▸ Work required
Please reproduce the line containing "Given Young's modulus" and every line after it in the records below, exactly and with nothing else.
========================================================================
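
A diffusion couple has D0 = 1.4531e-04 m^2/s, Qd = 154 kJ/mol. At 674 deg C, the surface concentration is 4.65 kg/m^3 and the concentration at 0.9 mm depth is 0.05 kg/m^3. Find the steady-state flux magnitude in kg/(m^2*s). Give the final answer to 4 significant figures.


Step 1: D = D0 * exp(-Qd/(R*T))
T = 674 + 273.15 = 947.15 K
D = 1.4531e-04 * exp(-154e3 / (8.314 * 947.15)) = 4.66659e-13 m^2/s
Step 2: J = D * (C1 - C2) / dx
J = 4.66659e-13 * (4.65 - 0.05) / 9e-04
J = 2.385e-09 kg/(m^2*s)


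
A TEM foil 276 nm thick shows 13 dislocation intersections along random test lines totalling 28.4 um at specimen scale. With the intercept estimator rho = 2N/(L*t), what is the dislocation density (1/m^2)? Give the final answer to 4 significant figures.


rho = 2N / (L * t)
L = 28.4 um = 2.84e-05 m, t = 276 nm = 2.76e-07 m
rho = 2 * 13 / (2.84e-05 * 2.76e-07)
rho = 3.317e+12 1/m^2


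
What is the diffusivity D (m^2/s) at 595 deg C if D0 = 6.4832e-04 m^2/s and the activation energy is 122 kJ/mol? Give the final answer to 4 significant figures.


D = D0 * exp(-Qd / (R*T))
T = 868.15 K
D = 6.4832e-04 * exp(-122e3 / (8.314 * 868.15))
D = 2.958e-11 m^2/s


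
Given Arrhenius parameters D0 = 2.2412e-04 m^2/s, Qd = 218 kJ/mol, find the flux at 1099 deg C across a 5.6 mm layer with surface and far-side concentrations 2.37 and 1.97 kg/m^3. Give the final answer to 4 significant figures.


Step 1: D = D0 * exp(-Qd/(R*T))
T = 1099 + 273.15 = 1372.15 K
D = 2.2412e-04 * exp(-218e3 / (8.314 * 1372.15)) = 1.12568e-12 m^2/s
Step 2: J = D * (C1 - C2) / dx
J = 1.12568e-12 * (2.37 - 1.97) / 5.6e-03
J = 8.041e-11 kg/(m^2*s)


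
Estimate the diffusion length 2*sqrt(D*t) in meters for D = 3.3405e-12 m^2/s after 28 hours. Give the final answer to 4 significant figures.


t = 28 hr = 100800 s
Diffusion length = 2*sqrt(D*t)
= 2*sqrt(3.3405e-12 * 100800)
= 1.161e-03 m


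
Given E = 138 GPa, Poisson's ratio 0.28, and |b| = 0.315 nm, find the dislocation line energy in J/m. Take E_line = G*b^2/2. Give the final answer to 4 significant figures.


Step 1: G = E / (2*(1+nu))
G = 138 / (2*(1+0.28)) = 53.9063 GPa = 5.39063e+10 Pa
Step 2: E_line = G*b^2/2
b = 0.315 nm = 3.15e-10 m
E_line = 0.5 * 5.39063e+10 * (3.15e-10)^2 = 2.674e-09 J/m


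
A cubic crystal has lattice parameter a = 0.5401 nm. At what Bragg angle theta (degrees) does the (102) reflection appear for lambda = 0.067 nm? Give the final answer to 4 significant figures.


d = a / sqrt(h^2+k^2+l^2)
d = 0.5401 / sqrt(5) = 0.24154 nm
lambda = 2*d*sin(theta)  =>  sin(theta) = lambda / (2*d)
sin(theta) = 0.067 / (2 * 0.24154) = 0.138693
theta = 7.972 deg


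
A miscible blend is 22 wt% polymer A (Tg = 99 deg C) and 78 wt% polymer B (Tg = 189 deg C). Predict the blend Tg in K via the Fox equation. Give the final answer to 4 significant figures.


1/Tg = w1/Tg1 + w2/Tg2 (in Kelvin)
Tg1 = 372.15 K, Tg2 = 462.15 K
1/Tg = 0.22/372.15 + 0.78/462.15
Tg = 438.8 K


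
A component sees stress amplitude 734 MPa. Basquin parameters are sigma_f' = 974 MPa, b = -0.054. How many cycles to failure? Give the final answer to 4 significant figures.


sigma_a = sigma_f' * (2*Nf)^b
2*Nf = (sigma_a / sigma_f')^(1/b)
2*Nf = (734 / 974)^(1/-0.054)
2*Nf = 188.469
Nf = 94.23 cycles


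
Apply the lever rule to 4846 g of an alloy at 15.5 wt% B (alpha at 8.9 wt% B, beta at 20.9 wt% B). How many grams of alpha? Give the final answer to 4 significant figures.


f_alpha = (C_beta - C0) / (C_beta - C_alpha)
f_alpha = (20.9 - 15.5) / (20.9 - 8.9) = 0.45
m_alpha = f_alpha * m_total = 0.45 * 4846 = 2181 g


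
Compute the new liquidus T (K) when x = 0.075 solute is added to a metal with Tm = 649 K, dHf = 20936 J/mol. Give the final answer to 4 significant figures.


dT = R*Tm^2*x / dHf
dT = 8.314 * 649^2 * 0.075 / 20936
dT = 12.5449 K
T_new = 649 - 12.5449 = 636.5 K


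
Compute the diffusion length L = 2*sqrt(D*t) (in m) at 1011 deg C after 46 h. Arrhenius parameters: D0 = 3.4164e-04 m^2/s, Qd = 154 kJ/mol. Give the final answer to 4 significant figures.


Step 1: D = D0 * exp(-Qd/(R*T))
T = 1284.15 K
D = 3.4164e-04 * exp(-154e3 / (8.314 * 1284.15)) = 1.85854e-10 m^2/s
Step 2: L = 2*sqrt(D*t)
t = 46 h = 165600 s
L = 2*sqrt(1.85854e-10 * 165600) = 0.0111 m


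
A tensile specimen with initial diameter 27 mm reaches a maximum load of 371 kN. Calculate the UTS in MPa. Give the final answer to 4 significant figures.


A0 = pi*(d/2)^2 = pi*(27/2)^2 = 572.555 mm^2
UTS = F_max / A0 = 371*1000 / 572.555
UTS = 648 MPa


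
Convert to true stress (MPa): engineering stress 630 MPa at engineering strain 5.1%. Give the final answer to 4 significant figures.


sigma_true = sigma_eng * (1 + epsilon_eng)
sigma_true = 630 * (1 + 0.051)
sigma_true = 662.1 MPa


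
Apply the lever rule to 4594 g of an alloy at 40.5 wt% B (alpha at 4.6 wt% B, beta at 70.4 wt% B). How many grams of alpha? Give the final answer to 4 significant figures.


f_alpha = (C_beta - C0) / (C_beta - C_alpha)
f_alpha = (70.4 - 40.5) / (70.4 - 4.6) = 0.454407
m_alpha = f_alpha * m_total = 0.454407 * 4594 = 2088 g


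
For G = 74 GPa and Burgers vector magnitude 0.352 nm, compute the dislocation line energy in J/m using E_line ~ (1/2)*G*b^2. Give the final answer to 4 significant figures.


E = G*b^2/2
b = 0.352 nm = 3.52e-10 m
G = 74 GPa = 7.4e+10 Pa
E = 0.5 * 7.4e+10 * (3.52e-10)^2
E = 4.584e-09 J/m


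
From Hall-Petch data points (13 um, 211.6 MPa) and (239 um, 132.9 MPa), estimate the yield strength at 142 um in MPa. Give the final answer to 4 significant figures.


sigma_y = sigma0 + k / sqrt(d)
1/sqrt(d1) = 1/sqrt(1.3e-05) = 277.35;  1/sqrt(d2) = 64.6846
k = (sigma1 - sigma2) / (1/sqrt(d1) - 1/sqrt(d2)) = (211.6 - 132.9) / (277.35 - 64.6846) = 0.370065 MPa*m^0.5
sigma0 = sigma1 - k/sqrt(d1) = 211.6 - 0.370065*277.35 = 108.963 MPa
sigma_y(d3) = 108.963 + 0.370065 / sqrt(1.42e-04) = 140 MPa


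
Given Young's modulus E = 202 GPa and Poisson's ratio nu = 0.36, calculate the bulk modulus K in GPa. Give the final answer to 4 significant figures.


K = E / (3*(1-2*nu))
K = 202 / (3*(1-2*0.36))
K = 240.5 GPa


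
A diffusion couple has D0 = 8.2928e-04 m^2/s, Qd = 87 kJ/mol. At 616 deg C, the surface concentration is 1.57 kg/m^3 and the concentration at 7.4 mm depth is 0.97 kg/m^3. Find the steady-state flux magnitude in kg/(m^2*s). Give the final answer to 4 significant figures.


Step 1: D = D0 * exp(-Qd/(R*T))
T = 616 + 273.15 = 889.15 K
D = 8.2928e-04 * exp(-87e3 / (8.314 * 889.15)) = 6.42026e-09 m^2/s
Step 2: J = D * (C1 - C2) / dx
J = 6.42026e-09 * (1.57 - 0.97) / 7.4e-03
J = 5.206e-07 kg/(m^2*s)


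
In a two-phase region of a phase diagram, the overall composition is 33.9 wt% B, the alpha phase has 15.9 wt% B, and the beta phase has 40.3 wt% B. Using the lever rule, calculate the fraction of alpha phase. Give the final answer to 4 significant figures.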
========================================================================
▸ Final answer
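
Given Young's modulus E = 202 GPa and Poisson's ratio nu = 0.36, calculate the bulk modulus K in GPa. Give the final answer to 4 significant figures.


K = E / (3*(1-2*nu))
K = 202 / (3*(1-2*0.36))
K = 240.5 GPa


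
A diffusion couple has D0 = 8.2928e-04 m^2/s, Qd = 87 kJ/mol. At 616 deg C, the surface concentration is 1.57 kg/m^3 and the concentration at 7.4 mm depth is 0.97 kg/m^3. Find the steady-state flux magnitude in kg/(m^2*s). Give the final answer to 4 significant figures.


Step 1: D = D0 * exp(-Qd/(R*T))
T = 616 + 273.15 = 889.15 K
D = 8.2928e-04 * exp(-87e3 / (8.314 * 889.15)) = 6.42026e-09 m^2/s
Step 2: J = D * (C1 - C2) / dx
J = 6.42026e-09 * (1.57 - 0.97) / 7.4e-03
J = 5.206e-07 kg/(m^2*s)


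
In a two-phase region of a phase diagram, the overall composition is 33.9 wt% B, the alpha phase has 15.9 wt% B, and the beta phase has 40.3 wt% B. Using the lever rule, calculate the fraction of alpha phase. Give the final answer to 4 significant figures.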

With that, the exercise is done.